═══ RECORDS SHOWN

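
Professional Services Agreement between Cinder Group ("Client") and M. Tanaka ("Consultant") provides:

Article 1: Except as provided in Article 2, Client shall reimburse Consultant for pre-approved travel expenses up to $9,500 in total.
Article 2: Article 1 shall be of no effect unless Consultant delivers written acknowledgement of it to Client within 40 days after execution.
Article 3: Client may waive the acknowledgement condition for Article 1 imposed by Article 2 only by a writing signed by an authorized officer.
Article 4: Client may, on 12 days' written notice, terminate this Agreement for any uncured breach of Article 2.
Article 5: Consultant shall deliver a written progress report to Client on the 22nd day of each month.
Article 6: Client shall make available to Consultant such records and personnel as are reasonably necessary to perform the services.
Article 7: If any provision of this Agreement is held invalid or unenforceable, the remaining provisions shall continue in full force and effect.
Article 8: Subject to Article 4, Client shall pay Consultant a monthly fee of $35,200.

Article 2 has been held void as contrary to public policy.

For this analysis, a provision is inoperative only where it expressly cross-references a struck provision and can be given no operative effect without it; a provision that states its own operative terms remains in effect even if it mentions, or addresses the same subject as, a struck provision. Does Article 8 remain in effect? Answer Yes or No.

Yes

Article 2 is struck. Article 3 merely fixes the waiver condition for Article 2; with Article 2 gone it has nothing to operate on and falls away. Article 4 has no operative effect of its own apart from Article 2 and is therefore inoperative. Although Article 1 refers to Article 2, its operative terms do not depend on Article 2, so it remains in effect. Article 8 mentions Article 4 but its own obligation stands independently of Article 4, so Article 8 is not affected. Under the severability clause in Article 7, the remaining provisions continue in force. Article 1, Article 5, Article 6, Article 7, and Article 8 remain in effect. Article 8 is among the surviving provisions, so the answer is yes.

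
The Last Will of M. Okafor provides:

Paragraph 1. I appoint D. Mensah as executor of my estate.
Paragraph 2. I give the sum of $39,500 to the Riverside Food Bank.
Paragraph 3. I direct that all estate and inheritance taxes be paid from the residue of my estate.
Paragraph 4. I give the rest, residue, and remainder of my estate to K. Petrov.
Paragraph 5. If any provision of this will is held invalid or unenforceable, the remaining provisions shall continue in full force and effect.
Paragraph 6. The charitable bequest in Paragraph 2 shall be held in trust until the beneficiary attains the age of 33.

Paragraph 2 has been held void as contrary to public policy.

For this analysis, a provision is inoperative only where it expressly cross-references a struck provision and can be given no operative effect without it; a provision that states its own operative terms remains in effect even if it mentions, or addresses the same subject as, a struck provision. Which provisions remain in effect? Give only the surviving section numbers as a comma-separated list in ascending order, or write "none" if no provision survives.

Paragraph 2 is struck. Paragraph 6 has no operative effect of its own apart from Paragraph 2 and is therefore inoperative. Paragraph 5 is a severability clause and preserves every provision that can still be given independent effect. That leaves Paragraph 1, Paragraph 3, Paragraph 4, and Paragraph 5 in effect.

1, 3, 4, 5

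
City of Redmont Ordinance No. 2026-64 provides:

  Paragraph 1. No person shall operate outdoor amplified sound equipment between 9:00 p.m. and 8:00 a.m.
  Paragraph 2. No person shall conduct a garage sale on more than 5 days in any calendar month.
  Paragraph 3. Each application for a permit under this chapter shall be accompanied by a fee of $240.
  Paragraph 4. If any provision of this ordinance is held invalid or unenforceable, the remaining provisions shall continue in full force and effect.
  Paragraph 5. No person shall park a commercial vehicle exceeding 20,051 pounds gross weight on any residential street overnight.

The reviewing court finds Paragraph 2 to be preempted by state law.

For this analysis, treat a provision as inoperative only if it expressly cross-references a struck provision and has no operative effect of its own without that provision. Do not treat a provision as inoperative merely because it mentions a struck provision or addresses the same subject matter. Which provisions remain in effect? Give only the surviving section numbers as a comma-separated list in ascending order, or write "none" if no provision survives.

Paragraph 2 is struck. Nothing else in the ordinance is defined by reference to Paragraph 2. Under the severability clause in Paragraph 4, the remaining provisions continue in force. The provisions still in force are Paragraph 1, Paragraph 3, Paragraph 4, and Paragraph 5.

1, 3, 4, 5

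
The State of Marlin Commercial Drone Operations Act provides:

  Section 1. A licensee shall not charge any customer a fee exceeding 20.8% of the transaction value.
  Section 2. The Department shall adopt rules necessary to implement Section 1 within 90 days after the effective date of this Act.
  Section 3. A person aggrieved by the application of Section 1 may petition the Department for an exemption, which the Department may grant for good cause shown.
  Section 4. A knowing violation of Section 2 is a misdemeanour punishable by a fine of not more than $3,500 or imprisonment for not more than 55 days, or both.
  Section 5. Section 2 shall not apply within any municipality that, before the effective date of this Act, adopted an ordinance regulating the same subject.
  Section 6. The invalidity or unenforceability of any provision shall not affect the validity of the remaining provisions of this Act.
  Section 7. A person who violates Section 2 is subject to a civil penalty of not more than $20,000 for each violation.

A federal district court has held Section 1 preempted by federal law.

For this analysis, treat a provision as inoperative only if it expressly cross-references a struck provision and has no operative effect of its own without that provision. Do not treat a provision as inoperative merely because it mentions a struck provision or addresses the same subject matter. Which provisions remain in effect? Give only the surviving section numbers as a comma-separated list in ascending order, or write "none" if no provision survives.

6

Section 1 is struck. Section 2 operates only by reference to Section 1, so it falls with Section 1. The only function of Section 3 is the exemption procedure for Section 1, so it cannot stand once Section 1 is removed. Section 4 has no operative effect of its own apart from Section 2 and is therefore inoperative. The only function of Section 5 is the local-preemption carve-out from Section 2, so it cannot stand once Section 2 is removed. The only function of Section 7 is the civil penalty for violating Section 2, so it cannot stand once Section 2 is removed. Under the severability clause in Section 6, the remaining provisions continue in force. Only Section 6 remains in effect.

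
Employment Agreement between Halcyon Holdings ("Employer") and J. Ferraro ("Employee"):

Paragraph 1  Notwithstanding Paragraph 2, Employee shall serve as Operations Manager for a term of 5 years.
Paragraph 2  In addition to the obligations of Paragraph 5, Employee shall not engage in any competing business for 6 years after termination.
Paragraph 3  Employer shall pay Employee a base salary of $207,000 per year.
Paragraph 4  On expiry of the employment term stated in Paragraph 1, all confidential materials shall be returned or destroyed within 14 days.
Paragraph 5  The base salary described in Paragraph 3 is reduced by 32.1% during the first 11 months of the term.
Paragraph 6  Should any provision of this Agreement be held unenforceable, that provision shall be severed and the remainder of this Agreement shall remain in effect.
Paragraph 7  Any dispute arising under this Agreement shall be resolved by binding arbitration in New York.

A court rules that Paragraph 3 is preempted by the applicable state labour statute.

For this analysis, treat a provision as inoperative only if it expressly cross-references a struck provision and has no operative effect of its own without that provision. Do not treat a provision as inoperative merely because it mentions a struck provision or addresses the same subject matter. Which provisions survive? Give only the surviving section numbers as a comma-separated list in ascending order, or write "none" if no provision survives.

1, 2, 4, 6, 7

Paragraph 3 is struck. Paragraph 5 has no operative effect of its own apart from Paragraph 3 and is therefore inoperative. Although Paragraph 2 refers to Paragraph 5, its operative terms do not depend on Paragraph 5, so it remains in effect. Paragraph 6 is a severability clause and preserves every provision that can still be given independent effect. Paragraph 1, Paragraph 2, Paragraph 4, Paragraph 6, and Paragraph 7 remain in effect.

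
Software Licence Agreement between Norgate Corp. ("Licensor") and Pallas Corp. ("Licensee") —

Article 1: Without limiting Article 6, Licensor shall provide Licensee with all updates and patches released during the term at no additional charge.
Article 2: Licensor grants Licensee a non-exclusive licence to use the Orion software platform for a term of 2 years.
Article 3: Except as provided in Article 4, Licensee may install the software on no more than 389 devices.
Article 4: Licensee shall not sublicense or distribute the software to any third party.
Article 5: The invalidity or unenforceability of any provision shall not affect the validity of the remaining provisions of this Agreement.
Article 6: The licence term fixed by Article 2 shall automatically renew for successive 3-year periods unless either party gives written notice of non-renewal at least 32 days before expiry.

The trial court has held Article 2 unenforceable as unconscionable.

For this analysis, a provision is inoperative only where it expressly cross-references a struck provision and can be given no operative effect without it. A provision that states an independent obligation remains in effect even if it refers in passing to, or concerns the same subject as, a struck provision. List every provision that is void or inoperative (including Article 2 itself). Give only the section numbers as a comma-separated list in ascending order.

2, 6

Article 2 is struck. The whole of Article 6 is the renewal of the licence term, defined by reference to Article 2, so Article 6 cannot stand once Article 2 is removed. Although Article 1 refers to Article 6, its operative terms do not depend on Article 6, so it remains in effect. Article 5 is a severability clause and preserves every provision that can still be given independent effect. That leaves Article 1, Article 3, Article 4, and Article 5 in effect.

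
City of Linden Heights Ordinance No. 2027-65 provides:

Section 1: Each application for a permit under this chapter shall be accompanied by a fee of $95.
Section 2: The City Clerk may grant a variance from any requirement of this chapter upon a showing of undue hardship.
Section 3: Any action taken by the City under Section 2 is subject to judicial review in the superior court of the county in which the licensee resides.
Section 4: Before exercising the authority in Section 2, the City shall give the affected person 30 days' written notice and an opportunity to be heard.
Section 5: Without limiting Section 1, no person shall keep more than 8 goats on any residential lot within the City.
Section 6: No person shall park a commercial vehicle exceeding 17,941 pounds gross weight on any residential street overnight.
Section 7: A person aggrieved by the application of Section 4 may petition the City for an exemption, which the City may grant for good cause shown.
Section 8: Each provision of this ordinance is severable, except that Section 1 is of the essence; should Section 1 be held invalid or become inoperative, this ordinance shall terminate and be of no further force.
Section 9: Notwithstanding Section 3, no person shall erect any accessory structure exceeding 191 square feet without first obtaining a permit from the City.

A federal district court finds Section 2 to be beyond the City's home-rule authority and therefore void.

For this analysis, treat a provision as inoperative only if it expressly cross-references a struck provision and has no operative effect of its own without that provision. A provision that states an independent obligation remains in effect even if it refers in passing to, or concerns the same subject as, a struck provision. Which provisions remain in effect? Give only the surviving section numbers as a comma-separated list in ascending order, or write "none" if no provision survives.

Section 2 is struck. Section 3 merely fixes the judicial-review right for Section 2; with Section 2 gone it has nothing to operate on and falls away. Section 4 has no operative effect of its own apart from Section 2 and is therefore inoperative. Section 7 operates only by reference to Section 4, so it falls with Section 4. Although Section 9 refers to Section 3, its operative terms do not depend on Section 3, so it remains in effect. Section 8 makes Section 1 an essential term, but Section 1 is unaffected, so the severability proviso in Section 8 preserves the remaining provisions. That leaves Section 1, Section 5, Section 6, Section 8, and Section 9 in effect.

1, 5, 6, 8, 9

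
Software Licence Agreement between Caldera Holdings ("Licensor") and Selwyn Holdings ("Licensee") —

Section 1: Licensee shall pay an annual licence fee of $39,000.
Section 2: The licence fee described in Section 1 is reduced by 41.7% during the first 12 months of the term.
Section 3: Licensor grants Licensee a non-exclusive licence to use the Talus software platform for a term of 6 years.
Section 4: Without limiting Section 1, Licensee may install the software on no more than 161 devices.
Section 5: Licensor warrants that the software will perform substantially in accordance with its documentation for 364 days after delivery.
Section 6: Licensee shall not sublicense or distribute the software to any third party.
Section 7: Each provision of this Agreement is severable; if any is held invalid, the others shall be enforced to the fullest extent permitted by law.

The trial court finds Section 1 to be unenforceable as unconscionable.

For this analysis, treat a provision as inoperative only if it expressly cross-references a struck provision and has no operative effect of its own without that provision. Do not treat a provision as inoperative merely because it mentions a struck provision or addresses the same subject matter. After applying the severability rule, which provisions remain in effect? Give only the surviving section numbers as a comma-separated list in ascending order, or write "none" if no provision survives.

Section 1 is struck. Section 2 operates only by reference to Section 1, so it falls with Section 1. Section 4 mentions Section 1 but its own obligation stands independently of Section 1, so Section 4 is not affected. Under the severability clause in Section 7, the remaining provisions continue in force. That leaves Section 3, Section 4, Section 5, Section 6, and Section 7 in effect.

3, 4, 5, 6, 7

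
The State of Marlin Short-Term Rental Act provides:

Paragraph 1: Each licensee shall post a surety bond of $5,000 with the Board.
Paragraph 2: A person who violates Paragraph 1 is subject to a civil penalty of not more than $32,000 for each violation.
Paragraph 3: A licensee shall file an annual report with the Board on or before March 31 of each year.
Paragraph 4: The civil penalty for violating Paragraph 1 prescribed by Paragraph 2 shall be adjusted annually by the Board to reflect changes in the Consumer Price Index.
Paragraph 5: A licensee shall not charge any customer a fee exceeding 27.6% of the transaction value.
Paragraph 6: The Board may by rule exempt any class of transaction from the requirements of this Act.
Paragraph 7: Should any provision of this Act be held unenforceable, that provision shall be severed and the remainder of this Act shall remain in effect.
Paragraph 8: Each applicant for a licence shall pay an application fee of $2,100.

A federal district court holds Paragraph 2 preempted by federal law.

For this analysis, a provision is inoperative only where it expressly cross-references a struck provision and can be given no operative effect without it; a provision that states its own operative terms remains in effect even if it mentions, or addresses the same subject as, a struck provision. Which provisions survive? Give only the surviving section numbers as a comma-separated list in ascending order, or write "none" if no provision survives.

1, 3, 5, 6, 7, 8

Paragraph 2 is struck. The whole of Paragraph 4 is the indexation of the civil penalty for violating Paragraph 1, defined by reference to Paragraph 2, so Paragraph 4 cannot stand once Paragraph 2 is removed. Paragraph 7 is a severability clause and preserves every provision that can still be given independent effect. That leaves Paragraph 1, Paragraph 3, Paragraph 5, Paragraph 6, Paragraph 7, and Paragraph 8 in effect.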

══════

TASK GOAL » Retrieve each line of the data in which the word "exceeding" can be found.

EXERCISE OUTPUT »
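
  Paragraph 5. No person shall park a commercial vehicle exceeding 20,051 pounds gross weight on any residential street overnight.
  Section 1. A licensee shall not charge any customer a fee exceeding 20.8% of the transaction value.
Section 6: No person shall park a commercial vehicle exceeding 17,941 pounds gross weight on any residential street overnight.
Section 9: Notwithstanding Section 3, no person shall erect any accessory structure exceeding 191 square feet without first obtaining a permit from the City.
Paragraph 5: A licensee shall not charge any customer a fee exceeding 27.6% of the transaction value.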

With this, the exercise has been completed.